Start of Data shown

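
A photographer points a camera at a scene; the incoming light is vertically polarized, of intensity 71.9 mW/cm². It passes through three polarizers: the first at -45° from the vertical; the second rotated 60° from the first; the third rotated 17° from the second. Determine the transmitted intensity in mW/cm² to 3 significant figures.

By Malus's law, I₁ = 71.9 mW/cm² · cos²(45°) = 35.95 mW/cm².
I₂ = I₁ · cos²(60°) = 35.95 · 0.25 = 8.988 mW/cm².
I₃ = I₂ · cos²(17°) = 8.988 · 0.9145 = 8.219 mW/cm².

I ≈ 8.22 mW/cm²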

End of Data shown

**Task instructions**
Line by line, copy the data above.

**Answer section**
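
A photographer points a camera at a scene; the incoming light is vertically polarized, of intensity 71.9 mW/cm². It passes through three polarizers: the first at -45° from the vertical; the second rotated 60° from the first; the third rotated 17° from the second. Determine the transmitted intensity in mW/cm² to 3 significant figures.

By Malus's law, I₁ = 71.9 mW/cm² · cos²(45°) = 35.95 mW/cm².
I₂ = I₁ · cos²(60°) = 35.95 · 0.25 = 8.988 mW/cm².
I₃ = I₂ · cos²(17°) = 8.988 · 0.9145 = 8.219 mW/cm².

I ≈ 8.22 mW/cm²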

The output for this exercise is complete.